RECORDS SUPPLIED Block Start

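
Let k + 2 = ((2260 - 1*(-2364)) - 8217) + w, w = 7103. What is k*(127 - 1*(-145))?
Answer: 954176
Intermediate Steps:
k = 3508 (k = -2 + (((2260 - 1*(-2364)) - 8217) + 7103) = -2 + (((2260 + 2364) - 8217) + 7103) = -2 + ((4624 - 8217) + 7103) = -2 + (-3593 + 7103) = -2 + 3510 = 3508)
k*(127 - 1*(-145)) = 3508*(127 - 1*(-145)) = 3508*(127 + 145) = 3508*272 = 954176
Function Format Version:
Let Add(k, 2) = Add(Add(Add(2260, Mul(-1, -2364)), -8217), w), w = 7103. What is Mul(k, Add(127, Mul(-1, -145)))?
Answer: 954176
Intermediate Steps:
k = 3508 (k = Add(-2, Add(Add(Add(2260, Mul(-1, -2364)), -8217), 7103)) = Add(-2, Add(Add(Add(2260, 2364), -8217), 7103)) = Add(-2, Add(Add(4624, -8217), 7103)) = Add(-2, Add(-3593, 7103)) = Add(-2, 3510) = 3508)
Mul(k, Add(127, Mul(-1, -145))) = Mul(3508, Add(127, Mul(-1, -145))) = Mul(3508, Add(127, 145)) = Mul(3508, 272) = 954176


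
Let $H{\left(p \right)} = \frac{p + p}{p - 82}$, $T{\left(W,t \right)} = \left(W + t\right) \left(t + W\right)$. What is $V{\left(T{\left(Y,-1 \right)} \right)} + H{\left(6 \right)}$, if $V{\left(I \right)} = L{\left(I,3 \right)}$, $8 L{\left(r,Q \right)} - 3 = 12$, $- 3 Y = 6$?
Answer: $\frac{261}{152} \approx 1.7171$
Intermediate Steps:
$Y = -2$ ($Y = \left(- \frac{1}{3}\right) 6 = -2$)
$L{\left(r,Q \right)} = \frac{15}{8}$ ($L{\left(r,Q \right)} = \frac{3}{8} + \frac{1}{8} \cdot 12 = \frac{3}{8} + \frac{3}{2} = \frac{15}{8}$)
$T{\left(W,t \right)} = \left(W + t\right)^{2}$ ($T{\left(W,t \right)} = \left(W + t\right) \left(W + t\right) = \left(W + t\right)^{2}$)
$H{\left(p \right)} = \frac{2 p}{-82 + p}$
$V{\left(I \right)} = \frac{15}{8}$
$V{\left(T{\left(Y,-1 \right)} \right)} + H{\left(6 \right)} = \frac{15}{8} + 2 \cdot 6 \frac{1}{-82 + 6} = \frac{15}{8} + 2 \cdot 6 \frac{1}{-76} = \frac{15}{8} + 2 \cdot 6 \left(- \frac{1}{76}\right) = \frac{15}{8} - \frac{3}{19} = \frac{261}{152}$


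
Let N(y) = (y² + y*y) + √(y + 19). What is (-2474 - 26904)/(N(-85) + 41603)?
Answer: -1646725034/3141938875 + 29378*I*√66/3141938875 ≈ -0.52411 + 7.5962e-5*I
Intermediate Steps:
N(y) = √(19 + y) + 2*y² (N(y) = (y² + y²) + √(19 + y) = 2*y² + √(19 + y) = √(19 + y) + 2*y²)
(-2474 - 26904)/(N(-85) + 41603) = (-2474 - 26904)/((√(19 - 85) + 2*(-85)²) + 41603) = -29378/((√(-66) + 2*7225) + 41603) = -29378/((I*√66 + 14450) + 41603) = -29378/((14450 + I*√66) + 41603) = -29378/(56053 + I*√66)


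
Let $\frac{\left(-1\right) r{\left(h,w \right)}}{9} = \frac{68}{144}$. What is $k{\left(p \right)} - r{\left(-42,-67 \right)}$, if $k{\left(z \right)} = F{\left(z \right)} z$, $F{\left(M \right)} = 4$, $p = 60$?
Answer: $\frac{977}{4} \approx 244.25$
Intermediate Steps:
$r{\left(h,w \right)} = - \frac{17}{4}$ ($r{\left(h,w \right)} = - 9 \cdot \frac{68}{144} = - 9 \cdot 68 \cdot \frac{1}{144} = \left(-9\right) \frac{17}{36} = - \frac{17}{4}$)
$k{\left(z \right)} = 4 z$
$k{\left(p \right)} - r{\left(-42,-67 \right)} = 4 \cdot 60 - - \frac{17}{4} = 240 + \frac{17}{4} = \frac{977}{4}$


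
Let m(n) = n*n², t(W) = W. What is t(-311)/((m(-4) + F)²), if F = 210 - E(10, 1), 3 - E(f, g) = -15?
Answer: -311/16384 ≈ -0.018982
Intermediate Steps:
E(f, g) = 18 (E(f, g) = 3 - 1*(-15) = 3 + 15 = 18)
m(n) = n³
F = 192 (F = 210 - 1*18 = 210 - 18 = 192)
t(-311)/((m(-4) + F)²) = -311/((-4)³ + 192)² = -311/(-64 + 192)² = -311/(128²) = -311/16384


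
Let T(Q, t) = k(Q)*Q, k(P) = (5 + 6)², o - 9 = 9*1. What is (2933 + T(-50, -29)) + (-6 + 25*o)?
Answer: -2673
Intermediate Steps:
o = 18 (o = 9 + 9*1 = 9 + 9 = 18)
k(P) = 121 (k(P) = 11² = 121)
T(Q, t) = 121*Q
(2933 + T(-50, -29)) + (-6 + 25*o) = (2933 + 121*(-50)) + (-6 + 25*18) = (2933 - 6050) + (-6 + 450) = -3117 + 444 = -2673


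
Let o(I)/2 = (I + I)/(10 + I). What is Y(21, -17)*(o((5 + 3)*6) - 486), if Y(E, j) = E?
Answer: -293958/29 ≈ -10136.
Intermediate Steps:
o(I) = 4*I/(10 + I) (o(I) = 2*((I + I)/(10 + I)) = 2*((2*I)/(10 + I)) = 2*(2*I/(10 + I)) = 4*I/(10 + I))
Y(21, -17)*(o((5 + 3)*6) - 486) = 21*(4*((5 + 3)*6)/(10 + (5 + 3)*6) - 486) = 21*(4*(8*6)/(10 + 8*6) - 486) = 21*(4*48/(10 + 48) - 486) = 21*(4*48/58 - 486) = 21*(4*48*(1/58) - 486) = 21*(96/29 - 486) = 21*(-13998/29) = -293958/29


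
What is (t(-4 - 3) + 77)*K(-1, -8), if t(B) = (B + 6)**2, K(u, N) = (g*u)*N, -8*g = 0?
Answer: 0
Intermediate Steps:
g = 0 (g = -1/8*0 = 0)
K(u, N) = 0 (K(u, N) = (0*u)*N = 0*N = 0)
t(B) = (6 + B)**2
(t(-4 - 3) + 77)*K(-1, -8) = ((6 + (-4 - 3))**2 + 77)*0 = ((6 - 7)**2 + 77)*0 = ((-1)**2 + 77)*0 = (1 + 77)*0 = 78*0 = 0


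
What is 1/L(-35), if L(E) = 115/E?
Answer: -7/23 ≈ -0.30435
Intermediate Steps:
1/L(-35) = 1/(115/(-35)) = 1/(115*(-1/35)) = 1/(-23/7) = -7/23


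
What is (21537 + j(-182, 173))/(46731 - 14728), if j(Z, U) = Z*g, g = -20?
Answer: 25177/32003 ≈ 0.78671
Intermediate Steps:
j(Z, U) = -20*Z (j(Z, U) = Z*(-20) = -20*Z)
(21537 + j(-182, 173))/(46731 - 14728) = (21537 - 20*(-182))/(46731 - 14728) = (21537 + 3640)/32003 = 25177*(1/32003) = 25177/32003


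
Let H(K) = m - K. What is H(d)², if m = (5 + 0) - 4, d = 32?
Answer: 961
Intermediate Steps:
m = 1 (m = 5 - 4 = 1)
H(K) = 1 - K
H(d)² = (1 - 1*32)² = (1 - 32)² = (-31)² = 961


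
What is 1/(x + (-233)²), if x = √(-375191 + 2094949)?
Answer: 54289/2945575763 - √1719758/2945575763 ≈ 1.7985e-5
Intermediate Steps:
x = √1719758 ≈ 1311.4
1/(x + (-233)²) = 1/(√1719758 + (-233)²) = 1/(√1719758 + 54289) = 1/(54289 + √1719758)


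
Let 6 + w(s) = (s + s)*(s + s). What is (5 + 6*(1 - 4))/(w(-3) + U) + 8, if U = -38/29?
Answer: 483/64 ≈ 7.5469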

RECORDS SUPPLIED Block End

* EXERCISE BRIEF
Look for the line with "What is 1/(x" in the listing above. Print it and each later line exactly, ending with the last line.

* REPLY TO THE EXERCISE
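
What is 1/(x + (-233)²), if x = √(-375191 + 2094949)?
Answer: 54289/2945575763 - √1719758/2945575763 ≈ 1.7985e-5
Intermediate Steps:
x = √1719758 ≈ 1311.4
1/(x + (-233)²) = 1/(√1719758 + (-233)²) = 1/(√1719758 + 54289) = 1/(54289 + √1719758)


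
Let 6 + w(s) = (s + s)*(s + s). What is (5 + 6*(1 - 4))/(w(-3) + U) + 8, if U = -38/29?
Answer: 483/64 ≈ 7.5469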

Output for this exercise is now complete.